● **Given information**
-- Opening Marker --

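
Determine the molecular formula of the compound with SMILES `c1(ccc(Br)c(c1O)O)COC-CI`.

Heavy atoms from the SMILES: 1 Br, 9 C, 1 I, 3 O.
Implicit hydrogens by atom environment:
  4 × C (aromatic): no H
  3 × C: 2 H each → 6
  2 × C (aromatic): 1 H each → 2
  2 × O: 1 H each → 2
  1 × Br: no H
  1 × I: no H
  1 × O: no H
  Total hydrogens = 10.
Molecular formula: C9H10BrIO3

C9H10BrIO3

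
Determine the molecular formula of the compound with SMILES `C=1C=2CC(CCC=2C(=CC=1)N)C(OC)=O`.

C12H15NO2

Heavy atoms from the SMILES: 12 C, 1 N, 2 O.
Implicit hydrogens by atom environment:
  3 × C: 2 H each → 6
  3 × C (aromatic): 1 H each → 3
  3 × C (aromatic): no H
  2 × O: no H
  1 × C: 3 H
  1 × C: 1 H
  1 × C: no H
  1 × N: 2 H
  Total hydrogens = 15.
Molecular formula: C12H15NO2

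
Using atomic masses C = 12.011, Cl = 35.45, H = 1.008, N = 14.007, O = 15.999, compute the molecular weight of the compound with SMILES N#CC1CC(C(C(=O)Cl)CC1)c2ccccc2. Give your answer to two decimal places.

Molecular formula: C14H14ClNO.
M = 14×12.011 + 1×35.45 + 14×1.008 + 1×14.007 + 1×15.999 = 247.72 g/mol.

247.72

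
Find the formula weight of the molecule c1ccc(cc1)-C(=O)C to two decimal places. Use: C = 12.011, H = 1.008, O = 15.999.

Molecular formula: C8H8O.
M = 8×12.011 + 8×1.008 + 1×15.999 = 120.15 g/mol.

120.15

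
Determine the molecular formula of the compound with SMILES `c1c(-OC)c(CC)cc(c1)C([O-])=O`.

Heavy atoms from the SMILES: 10 C, 3 O.
Implicit hydrogens by atom environment:
  3 × C (aromatic): 1 H each → 3
  3 × C (aromatic): no H
  2 × C: 3 H each → 6
  2 × O: no H
  1 × C: 2 H
  1 × C: no H
  1 × O (charge -1): no H
  Total hydrogens = 11.
Net charge -1.
Molecular formula: C10H11O3-

C10H11O3-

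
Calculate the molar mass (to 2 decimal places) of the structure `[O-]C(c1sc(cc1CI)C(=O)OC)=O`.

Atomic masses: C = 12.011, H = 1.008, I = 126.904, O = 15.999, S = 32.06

325.10

Molecular formula: C8H6IO4S-.
M = 8×12.011 + 6×1.008 + 1×126.904 + 4×15.999 + 1×32.06 = 325.10 g/mol.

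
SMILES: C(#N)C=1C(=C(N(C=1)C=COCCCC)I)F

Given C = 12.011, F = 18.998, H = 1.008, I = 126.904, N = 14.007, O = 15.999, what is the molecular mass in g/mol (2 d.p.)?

334.13

Molecular formula: C11H12FIN2O.
M = 11×12.011 + 1×18.998 + 12×1.008 + 1×126.904 + 2×14.007 + 1×15.999 = 334.13 g/mol.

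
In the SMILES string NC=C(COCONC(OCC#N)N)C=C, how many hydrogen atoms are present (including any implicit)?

Hydrogens are implicit in SMILES; fill each atom to its normal valence:
  4 × C: 2 H each → 8
  3 × C: 1 H each → 3
  3 × O: no H
  2 × C: no H
  2 × N: 2 H each → 4
  1 × N: 1 H
  1 × N: no H
  Total hydrogens = 16.

16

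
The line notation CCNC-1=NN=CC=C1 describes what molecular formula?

C6H9N3

Heavy atoms from the SMILES: 6 C, 3 N.
Implicit hydrogens by atom environment:
  3 × C (aromatic): 1 H each → 3
  2 × N (aromatic): no H
  1 × C: 3 H
  1 × C: 2 H
  1 × C (aromatic): no H
  1 × N: 1 H
  Total hydrogens = 9.
Molecular formula: C6H9N3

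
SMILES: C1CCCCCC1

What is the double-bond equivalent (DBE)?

Molecular formula from the SMILES: C7H14.
DoU = (2C + 2 + N − H − X)/2 = (2·7 + 2 + 0 − 14 − 0)/2 = 2/2 = 1.
(Structurally: 1 ring(s) + 0 π bond(s) = 1.)

1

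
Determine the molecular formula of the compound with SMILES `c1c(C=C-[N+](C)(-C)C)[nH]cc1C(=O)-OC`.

C11H17N2O2+

Heavy atoms from the SMILES: 11 C, 2 N, 2 O.
Implicit hydrogens by atom environment:
  4 × C: 3 H each → 12
  2 × C (aromatic): 1 H each → 2
  2 × C: 1 H each → 2
  2 × C (aromatic): no H
  2 × O: no H
  1 × C: no H
  1 × N (aromatic): 1 H
  1 × N (charge +1): no H
  Total hydrogens = 17.
Net charge +1.
Molecular formula: C11H17N2O2+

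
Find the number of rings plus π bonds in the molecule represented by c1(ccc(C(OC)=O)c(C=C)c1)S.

Molecular formula from the SMILES: C10H10O2S.
DoU = (2C + 2 + N − H − X)/2 = (2·10 + 2 + 0 − 10 − 0)/2 = 12/2 = 6.
(Structurally: 1 ring(s) + 5 π bond(s) = 6.)

6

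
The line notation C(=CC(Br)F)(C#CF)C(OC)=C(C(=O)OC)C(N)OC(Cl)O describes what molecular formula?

C12H13BrClF2NO5

Heavy atoms from the SMILES: 1 Br, 12 C, 1 Cl, 2 F, 1 N, 5 O.
Implicit hydrogens by atom environment:
  6 × C: no H
  4 × C: 1 H each → 4
  4 × O: no H
  2 × C: 3 H each → 6
  2 × F: no H
  1 × Br: no H
  1 × Cl: no H
  1 × N: 2 H
  1 × O: 1 H
  Total hydrogens = 13.
Molecular formula: C12H13BrClF2NO5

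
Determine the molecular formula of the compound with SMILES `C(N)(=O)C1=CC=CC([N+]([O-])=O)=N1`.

Heavy atoms from the SMILES: 6 C, 3 N, 3 O.
Implicit hydrogens by atom environment:
  3 × C (aromatic): 1 H each → 3
  2 × C (aromatic): no H
  2 × O: no H
  1 × C: no H
  1 × N: 2 H
  1 × N (aromatic): no H
  1 × N (charge +1): no H
  1 × O (charge -1): no H
  Total hydrogens = 5.
Molecular formula: C6H5N3O3

C6H5N3O3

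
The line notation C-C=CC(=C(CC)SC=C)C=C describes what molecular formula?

Heavy atoms from the SMILES: 11 C, 1 S.
Implicit hydrogens by atom environment:
  4 × C: 1 H each → 4
  3 × C: 2 H each → 6
  2 × C: 3 H each → 6
  2 × C: no H
  1 × S: no H
  Total hydrogens = 16.
Molecular formula: C11H16S

C11H16S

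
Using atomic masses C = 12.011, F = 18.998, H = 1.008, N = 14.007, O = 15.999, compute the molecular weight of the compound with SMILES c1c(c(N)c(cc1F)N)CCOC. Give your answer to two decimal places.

184.21

Molecular formula: C9H13FN2O.
M = 9×12.011 + 1×18.998 + 13×1.008 + 2×14.007 + 1×15.999 = 184.21 g/mol.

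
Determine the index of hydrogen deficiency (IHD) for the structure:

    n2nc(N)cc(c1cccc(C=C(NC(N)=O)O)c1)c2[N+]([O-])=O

Molecular formula from the SMILES: C13H12N6O4.
DoU = (2C + 2 + N − H − X)/2 = (2·13 + 2 + 6 − 12 − 0)/2 = 22/2 = 11.
(Structurally: 2 ring(s) + 9 π bond(s) = 11.)

11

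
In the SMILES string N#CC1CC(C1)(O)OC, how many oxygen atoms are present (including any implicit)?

The symbol for oxygen appears 2 times in the SMILES.

2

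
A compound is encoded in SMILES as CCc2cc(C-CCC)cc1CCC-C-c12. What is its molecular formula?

Heavy atoms from the SMILES: 16 C.
Implicit hydrogens by atom environment:
  8 × C: 2 H each → 16
  4 × C (aromatic): no H
  2 × C: 3 H each → 6
  2 × C (aromatic): 1 H each → 2
  Total hydrogens = 24.
Molecular formula: C16H24

C16H24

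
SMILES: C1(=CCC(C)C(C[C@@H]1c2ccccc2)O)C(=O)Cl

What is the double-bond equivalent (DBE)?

Molecular formula from the SMILES: C15H17ClO2.
DoU = (2C + 2 + N − H − X)/2 = (2·15 + 2 + 0 − 17 − 1)/2 = 14/2 = 7.
(Structurally: 2 ring(s) + 5 π bond(s) = 7.)

7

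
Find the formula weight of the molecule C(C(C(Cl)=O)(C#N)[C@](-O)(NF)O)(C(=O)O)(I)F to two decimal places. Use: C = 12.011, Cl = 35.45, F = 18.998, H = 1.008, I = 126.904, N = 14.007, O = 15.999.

384.46

Molecular formula: C6H4ClF2IN2O5.
M = 6×12.011 + 1×35.45 + 2×18.998 + 4×1.008 + 1×126.904 + 2×14.007 + 5×15.999 = 384.46 g/mol.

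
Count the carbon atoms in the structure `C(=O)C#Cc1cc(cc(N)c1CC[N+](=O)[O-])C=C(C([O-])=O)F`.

The symbol for carbon appears 14 times in the SMILES. Lowercase c denotes aromatic carbon and counts toward C.

14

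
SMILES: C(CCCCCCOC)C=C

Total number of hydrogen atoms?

Hydrogens are implicit in SMILES; fill each atom to its normal valence:
  8 × C: 2 H each → 16
  1 × C: 3 H
  1 × C: 1 H
  1 × O: no H
  Total hydrogens = 20.

20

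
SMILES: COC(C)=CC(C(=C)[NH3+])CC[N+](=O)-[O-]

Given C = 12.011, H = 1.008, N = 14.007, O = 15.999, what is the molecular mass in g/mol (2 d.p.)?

Molecular formula: C9H17N2O3+.
M = 9×12.011 + 17×1.008 + 2×14.007 + 3×15.999 = 201.25 g/mol.

201.25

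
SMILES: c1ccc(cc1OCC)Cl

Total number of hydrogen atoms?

9

Hydrogens are implicit in SMILES; fill each atom to its normal valence:
  4 × C (aromatic): 1 H each → 4
  2 × C (aromatic): no H
  1 × C: 3 H
  1 × C: 2 H
  1 × Cl: no H
  1 × O: no H
  Total hydrogens = 9.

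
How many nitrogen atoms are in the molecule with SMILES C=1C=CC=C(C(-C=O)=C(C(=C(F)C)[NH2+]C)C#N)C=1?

2

The symbol for nitrogen appears 2 times in the SMILES.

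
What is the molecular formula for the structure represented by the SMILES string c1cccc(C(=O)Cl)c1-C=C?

Heavy atoms from the SMILES: 9 C, 1 Cl, 1 O.
Implicit hydrogens by atom environment:
  4 × C (aromatic): 1 H each → 4
  2 × C (aromatic): no H
  1 × C: 2 H
  1 × C: 1 H
  1 × C: no H
  1 × Cl: no H
  1 × O: no H
  Total hydrogens = 7.
Molecular formula: C9H7ClO

C9H7ClO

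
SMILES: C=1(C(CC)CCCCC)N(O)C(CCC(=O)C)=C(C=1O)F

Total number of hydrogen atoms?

Hydrogens are implicit in SMILES; fill each atom to its normal valence:
  7 × C: 2 H each → 14
  4 × C (aromatic): no H
  3 × C: 3 H each → 9
  2 × O: 1 H each → 2
  1 × C: 1 H
  1 × C: no H
  1 × F: no H
  1 × N (aromatic): no H
  1 × O: no H
  Total hydrogens = 26.

26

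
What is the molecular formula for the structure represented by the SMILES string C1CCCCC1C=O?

C7H12O

Heavy atoms from the SMILES: 7 C, 1 O.
Implicit hydrogens by atom environment:
  5 × C: 2 H each → 10
  2 × C: 1 H each → 2
  1 × O: no H
  Total hydrogens = 12.
Molecular formula: C7H12O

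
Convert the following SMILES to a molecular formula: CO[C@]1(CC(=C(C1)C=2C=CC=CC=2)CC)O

Heavy atoms from the SMILES: 14 C, 2 O.
Implicit hydrogens by atom environment:
  5 × C (aromatic): 1 H each → 5
  3 × C: 2 H each → 6
  3 × C: no H
  2 × C: 3 H each → 6
  1 × C (aromatic): no H
  1 × O: 1 H
  1 × O: no H
  Total hydrogens = 18.
Molecular formula: C14H18O2

C14H18O2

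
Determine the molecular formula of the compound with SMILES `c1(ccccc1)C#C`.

Heavy atoms from the SMILES: 8 C.
Implicit hydrogens by atom environment:
  5 × C (aromatic): 1 H each → 5
  1 × C: 1 H
  1 × C (aromatic): no H
  1 × C: no H
  Total hydrogens = 6.
Molecular formula: C8H6

C8H6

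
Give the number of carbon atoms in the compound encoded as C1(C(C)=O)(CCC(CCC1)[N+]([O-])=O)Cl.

9

The symbol for carbon appears 9 times in the SMILES. (Cl is a single chlorine, not C + l.)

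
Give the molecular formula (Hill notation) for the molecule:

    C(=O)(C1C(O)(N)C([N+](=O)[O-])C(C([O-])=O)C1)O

C7H9N2O7-

Heavy atoms from the SMILES: 7 C, 2 N, 7 O.
Implicit hydrogens by atom environment:
  3 × C: 1 H each → 3
  3 × C: no H
  3 × O: no H
  2 × O: 1 H each → 2
  2 × O (charge -1): no H
  1 × C: 2 H
  1 × N: 2 H
  1 × N (charge +1): no H
  Total hydrogens = 9.
Net charge -1.
Molecular formula: C7H9N2O7-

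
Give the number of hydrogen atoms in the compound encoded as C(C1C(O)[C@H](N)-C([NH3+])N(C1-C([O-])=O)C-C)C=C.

21

Hydrogens are implicit in SMILES; fill each atom to its normal valence:
  6 × C: 1 H each → 6
  3 × C: 2 H each → 6
  1 × C: 3 H
  1 × C: no H
  1 × N (charge +1): 3 H
  1 × N: 2 H
  1 × N: no H
  1 × O: 1 H
  1 × O: no H
  1 × O (charge -1): no H
  Total hydrogens = 21.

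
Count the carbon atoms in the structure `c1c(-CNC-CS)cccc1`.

9

The symbol for carbon appears 9 times in the SMILES. Lowercase c denotes aromatic carbon and counts toward C.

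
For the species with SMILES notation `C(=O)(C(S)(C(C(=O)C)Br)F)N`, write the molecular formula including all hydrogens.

C5H7BrFNO2S

Heavy atoms from the SMILES: 1 Br, 5 C, 1 F, 1 N, 2 O, 1 S.
Implicit hydrogens by atom environment:
  3 × C: no H
  2 × O: no H
  1 × Br: no H
  1 × C: 3 H
  1 × C: 1 H
  1 × F: no H
  1 × N: 2 H
  1 × S: 1 H
  Total hydrogens = 7.
Molecular formula: C5H7BrFNO2S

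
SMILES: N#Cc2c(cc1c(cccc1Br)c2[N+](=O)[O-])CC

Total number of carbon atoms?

13

The symbol for carbon appears 13 times in the SMILES. Lowercase c denotes aromatic carbon and counts toward C.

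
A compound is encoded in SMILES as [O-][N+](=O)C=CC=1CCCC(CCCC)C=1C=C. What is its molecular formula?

C14H21NO2

Heavy atoms from the SMILES: 14 C, 1 N, 2 O.
Implicit hydrogens by atom environment:
  7 × C: 2 H each → 14
  4 × C: 1 H each → 4
  2 × C: no H
  1 × C: 3 H
  1 × N (charge +1): no H
  1 × O: no H
  1 × O (charge -1): no H
  Total hydrogens = 21.
Molecular formula: C14H21NO2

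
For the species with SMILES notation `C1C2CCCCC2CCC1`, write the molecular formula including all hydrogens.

Heavy atoms from the SMILES: 10 C.
Implicit hydrogens by atom environment:
  8 × C: 2 H each → 16
  2 × C: 1 H each → 2
  Total hydrogens = 18.
Molecular formula: C10H18

C10H18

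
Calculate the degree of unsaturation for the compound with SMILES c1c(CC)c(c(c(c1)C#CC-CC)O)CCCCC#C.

8

Molecular formula from the SMILES: C19H24O.
DoU = (2C + 2 + N − H − X)/2 = (2·19 + 2 + 0 − 24 − 0)/2 = 16/2 = 8.
(Structurally: 1 ring(s) + 7 π bond(s) = 8.)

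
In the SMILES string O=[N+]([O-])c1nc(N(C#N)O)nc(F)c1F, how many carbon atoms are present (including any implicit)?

The symbol for carbon appears 5 times in the SMILES. Lowercase c denotes aromatic carbon and counts toward C.

5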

-- Closing Marker --

Your task is to transcribe, with no changes, only the lines of the listing above that lie between the line holding "Given C = 12.011, H" and the line holding "SMILES: c1ccc(cc1OCC)Cl", inclusive.

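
Given C = 12.011, H = 1.008, N = 14.007, O = 15.999, what is the molecular mass in g/mol (2 d.p.)?

Molecular formula: C9H17N2O3+.
M = 9×12.011 + 17×1.008 + 2×14.007 + 3×15.999 = 201.25 g/mol.

201.25

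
SMILES: c1ccc(cc1OCC)Cl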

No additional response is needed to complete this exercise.